■ **Task inputs**
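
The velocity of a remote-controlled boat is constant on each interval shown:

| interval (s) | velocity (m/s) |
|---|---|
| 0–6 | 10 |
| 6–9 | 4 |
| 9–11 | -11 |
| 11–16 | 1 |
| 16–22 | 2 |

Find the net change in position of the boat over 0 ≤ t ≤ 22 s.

67 m

Net displacement equals the area under the velocity-time graph (areas below the axis count negative).
0–6 s: 10 × 6 = 60 m
6–9 s: 4 × 3 = 12 m
9–11 s: -11 × 2 = -22 m
11–16 s: 1 × 5 = 5 m
16–22 s: 2 × 6 = 12 m
Net displacement = 67 m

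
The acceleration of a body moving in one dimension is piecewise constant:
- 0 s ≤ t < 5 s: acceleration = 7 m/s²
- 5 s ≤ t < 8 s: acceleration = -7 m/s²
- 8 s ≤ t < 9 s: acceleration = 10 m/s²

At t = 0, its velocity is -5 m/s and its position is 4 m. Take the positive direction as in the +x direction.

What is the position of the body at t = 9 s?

139 m

On each constant-a segment, Δv = aΔt and Δx = v₀Δt + ½aΔt²; chain segment to segment.
0–5 s: v starts -5 m/s; Δx = -5·5 + ½·7·5² = 62.5 m; v ends 30 m/s.
5–8 s: v starts 30 m/s; Δx = 30·3 + ½·-7·3² = 58.5 m; v ends 9 m/s.
8–9 s: v starts 9 m/s; Δx = 9·1 + ½·10·1² = 14 m; v ends 19 m/s.
x(9) = 4 + Σ Δx = 139 m.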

■ **Problem statement**
Find each line in the material above that carries the string "interval", and copy it.

■ **Result of the exercise**
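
The velocity of a remote-controlled boat is constant on each interval shown:
| interval (s) | velocity (m/s) |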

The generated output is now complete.